> Task statement:
Every entry has to be restated word for word.

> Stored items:

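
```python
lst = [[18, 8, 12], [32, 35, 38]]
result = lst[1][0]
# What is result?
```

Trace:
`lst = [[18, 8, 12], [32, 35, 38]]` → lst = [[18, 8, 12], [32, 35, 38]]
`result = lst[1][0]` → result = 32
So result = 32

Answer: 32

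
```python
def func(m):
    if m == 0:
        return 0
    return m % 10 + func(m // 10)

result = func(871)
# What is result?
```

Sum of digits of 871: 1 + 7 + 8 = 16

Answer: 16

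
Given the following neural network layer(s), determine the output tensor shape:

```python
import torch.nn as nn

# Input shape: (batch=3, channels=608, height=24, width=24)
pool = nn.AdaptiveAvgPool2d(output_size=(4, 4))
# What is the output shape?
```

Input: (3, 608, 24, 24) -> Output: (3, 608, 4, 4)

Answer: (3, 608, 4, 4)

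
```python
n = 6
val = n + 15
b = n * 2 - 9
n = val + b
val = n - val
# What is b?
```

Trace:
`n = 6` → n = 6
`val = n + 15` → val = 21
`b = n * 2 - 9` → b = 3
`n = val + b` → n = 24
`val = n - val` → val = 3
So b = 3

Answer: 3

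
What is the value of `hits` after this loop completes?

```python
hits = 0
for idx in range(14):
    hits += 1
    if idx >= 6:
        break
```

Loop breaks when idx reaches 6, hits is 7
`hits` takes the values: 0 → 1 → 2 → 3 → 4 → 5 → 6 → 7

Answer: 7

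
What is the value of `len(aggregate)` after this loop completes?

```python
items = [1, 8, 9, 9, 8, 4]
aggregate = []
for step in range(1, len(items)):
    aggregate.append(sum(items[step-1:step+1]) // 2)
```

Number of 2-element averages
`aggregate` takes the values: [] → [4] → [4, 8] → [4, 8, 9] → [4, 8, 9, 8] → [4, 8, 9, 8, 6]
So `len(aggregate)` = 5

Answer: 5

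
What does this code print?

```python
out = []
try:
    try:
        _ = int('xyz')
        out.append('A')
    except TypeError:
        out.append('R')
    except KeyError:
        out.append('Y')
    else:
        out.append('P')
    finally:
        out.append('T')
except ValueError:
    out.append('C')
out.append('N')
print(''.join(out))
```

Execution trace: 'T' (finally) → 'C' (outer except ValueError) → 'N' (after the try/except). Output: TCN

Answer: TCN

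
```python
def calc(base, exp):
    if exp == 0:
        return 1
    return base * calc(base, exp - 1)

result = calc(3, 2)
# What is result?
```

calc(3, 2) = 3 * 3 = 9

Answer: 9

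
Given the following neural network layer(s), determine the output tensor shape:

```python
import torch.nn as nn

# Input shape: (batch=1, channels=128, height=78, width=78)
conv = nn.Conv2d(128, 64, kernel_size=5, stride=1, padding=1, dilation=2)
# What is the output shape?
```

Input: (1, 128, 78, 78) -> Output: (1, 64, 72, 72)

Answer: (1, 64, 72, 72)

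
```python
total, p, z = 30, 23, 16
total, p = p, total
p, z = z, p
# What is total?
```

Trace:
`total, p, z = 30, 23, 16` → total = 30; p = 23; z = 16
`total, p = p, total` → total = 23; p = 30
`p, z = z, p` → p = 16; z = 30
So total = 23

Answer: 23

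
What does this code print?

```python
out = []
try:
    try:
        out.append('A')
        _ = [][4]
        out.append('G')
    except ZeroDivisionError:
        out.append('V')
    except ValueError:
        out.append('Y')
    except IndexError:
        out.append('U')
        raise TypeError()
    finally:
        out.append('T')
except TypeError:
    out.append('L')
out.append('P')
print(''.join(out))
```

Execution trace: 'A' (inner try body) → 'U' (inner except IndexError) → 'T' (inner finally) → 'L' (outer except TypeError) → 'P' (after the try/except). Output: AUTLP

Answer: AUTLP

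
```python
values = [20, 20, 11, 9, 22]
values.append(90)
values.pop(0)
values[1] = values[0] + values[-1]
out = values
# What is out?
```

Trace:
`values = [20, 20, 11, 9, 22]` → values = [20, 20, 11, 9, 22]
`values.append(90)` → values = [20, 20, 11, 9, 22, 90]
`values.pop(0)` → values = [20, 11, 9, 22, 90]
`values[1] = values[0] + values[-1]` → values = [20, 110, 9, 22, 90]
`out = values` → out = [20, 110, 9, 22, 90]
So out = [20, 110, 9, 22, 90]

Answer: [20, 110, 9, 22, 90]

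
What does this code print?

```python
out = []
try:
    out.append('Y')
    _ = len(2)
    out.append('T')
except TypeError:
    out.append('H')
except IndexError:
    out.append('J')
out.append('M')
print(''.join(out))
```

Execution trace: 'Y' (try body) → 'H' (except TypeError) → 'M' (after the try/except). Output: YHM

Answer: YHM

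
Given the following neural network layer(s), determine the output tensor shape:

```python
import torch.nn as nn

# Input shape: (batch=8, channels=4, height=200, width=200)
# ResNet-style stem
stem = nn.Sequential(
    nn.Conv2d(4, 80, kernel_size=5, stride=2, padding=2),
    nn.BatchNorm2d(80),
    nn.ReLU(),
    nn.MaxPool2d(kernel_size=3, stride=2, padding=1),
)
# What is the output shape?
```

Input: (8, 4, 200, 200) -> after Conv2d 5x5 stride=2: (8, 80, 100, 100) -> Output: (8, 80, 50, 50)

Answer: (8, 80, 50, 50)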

> Your solution:
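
```python
lst = [[18, 8, 12], [32, 35, 38]]
result = lst[1][0]
# What is result?
```

Trace:
`lst = [[18, 8, 12], [32, 35, 38]]` → lst = [[18, 8, 12], [32, 35, 38]]
`result = lst[1][0]` → result = 32
So result = 32

Answer: 32

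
```python
def func(m):
    if m == 0:
        return 0
    return m % 10 + func(m // 10)

result = func(871)
# What is result?
```

Sum of digits of 871: 1 + 7 + 8 = 16

Answer: 16

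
Given the following neural network layer(s), determine the output tensor shape:

```python
import torch.nn as nn

# Input shape: (batch=3, channels=608, height=24, width=24)
pool = nn.AdaptiveAvgPool2d(output_size=(4, 4))
# What is the output shape?
```

Input: (3, 608, 24, 24) -> Output: (3, 608, 4, 4)

Answer: (3, 608, 4, 4)

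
```python
n = 6
val = n + 15
b = n * 2 - 9
n = val + b
val = n - val
# What is b?
```

Trace:
`n = 6` → n = 6
`val = n + 15` → val = 21
`b = n * 2 - 9` → b = 3
`n = val + b` → n = 24
`val = n - val` → val = 3
So b = 3

Answer: 3

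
What is the value of `hits` after this loop completes?

```python
hits = 0
for idx in range(14):
    hits += 1
    if idx >= 6:
        break
```

Loop breaks when idx reaches 6, hits is 7
`hits` takes the values: 0 → 1 → 2 → 3 → 4 → 5 → 6 → 7

Answer: 7

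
What is the value of `len(aggregate)` after this loop completes?

```python
items = [1, 8, 9, 9, 8, 4]
aggregate = []
for step in range(1, len(items)):
    aggregate.append(sum(items[step-1:step+1]) // 2)
```

Number of 2-element averages
`aggregate` takes the values: [] → [4] → [4, 8] → [4, 8, 9] → [4, 8, 9, 8] → [4, 8, 9, 8, 6]
So `len(aggregate)` = 5

Answer: 5

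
What does this code print?

```python
out = []
try:
    try:
        _ = int('xyz')
        out.append('A')
    except TypeError:
        out.append('R')
    except KeyError:
        out.append('Y')
    else:
        out.append('P')
    finally:
        out.append('T')
except ValueError:
    out.append('C')
out.append('N')
print(''.join(out))
```

Execution trace: 'T' (finally) → 'C' (outer except ValueError) → 'N' (after the try/except). Output: TCN

Answer: TCN

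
```python
def calc(base, exp):
    if exp == 0:
        return 1
    return base * calc(base, exp - 1)

result = calc(3, 2)
# What is result?
```

calc(3, 2) = 3 * 3 = 9

Answer: 9

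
Given the following neural network layer(s), determine the output tensor shape:

```python
import torch.nn as nn

# Input shape: (batch=1, channels=128, height=78, width=78)
conv = nn.Conv2d(128, 64, kernel_size=5, stride=1, padding=1, dilation=2)
# What is the output shape?
```

Input: (1, 128, 78, 78) -> Output: (1, 64, 72, 72)

Answer: (1, 64, 72, 72)

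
```python
total, p, z = 30, 23, 16
total, p = p, total
p, z = z, p
# What is total?
```

Trace:
`total, p, z = 30, 23, 16` → total = 30; p = 23; z = 16
`total, p = p, total` → total = 23; p = 30
`p, z = z, p` → p = 16; z = 30
So total = 23

Answer: 23

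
What does this code print?

```python
out = []
try:
    try:
        out.append('A')
        _ = [][4]
        out.append('G')
    except ZeroDivisionError:
        out.append('V')
    except ValueError:
        out.append('Y')
    except IndexError:
        out.append('U')
        raise TypeError()
    finally:
        out.append('T')
except TypeError:
    out.append('L')
out.append('P')
print(''.join(out))
```

Execution trace: 'A' (inner try body) → 'U' (inner except IndexError) → 'T' (inner finally) → 'L' (outer except TypeError) → 'P' (after the try/except). Output: AUTLP

Answer: AUTLP

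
```python
values = [20, 20, 11, 9, 22]
values.append(90)
values.pop(0)
values[1] = values[0] + values[-1]
out = values
# What is out?
```

Trace:
`values = [20, 20, 11, 9, 22]` → values = [20, 20, 11, 9, 22]
`values.append(90)` → values = [20, 20, 11, 9, 22, 90]
`values.pop(0)` → values = [20, 11, 9, 22, 90]
`values[1] = values[0] + values[-1]` → values = [20, 110, 9, 22, 90]
`out = values` → out = [20, 110, 9, 22, 90]
So out = [20, 110, 9, 22, 90]

Answer: [20, 110, 9, 22, 90]

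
What does this code print?

```python
out = []
try:
    out.append('Y')
    _ = len(2)
    out.append('T')
except TypeError:
    out.append('H')
except IndexError:
    out.append('J')
out.append('M')
print(''.join(out))
```

Execution trace: 'Y' (try body) → 'H' (except TypeError) → 'M' (after the try/except). Output: YHM

Answer: YHM

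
Given the following neural network layer(s), determine the output tensor shape:

```python
import torch.nn as nn

# Input shape: (batch=8, channels=4, height=200, width=200)
# ResNet-style stem
stem = nn.Sequential(
    nn.Conv2d(4, 80, kernel_size=5, stride=2, padding=2),
    nn.BatchNorm2d(80),
    nn.ReLU(),
    nn.MaxPool2d(kernel_size=3, stride=2, padding=1),
)
# What is the output shape?
```

Input: (8, 4, 200, 200) -> after Conv2d 5x5 stride=2: (8, 80, 100, 100) -> Output: (8, 80, 50, 50)

Answer: (8, 80, 50, 50)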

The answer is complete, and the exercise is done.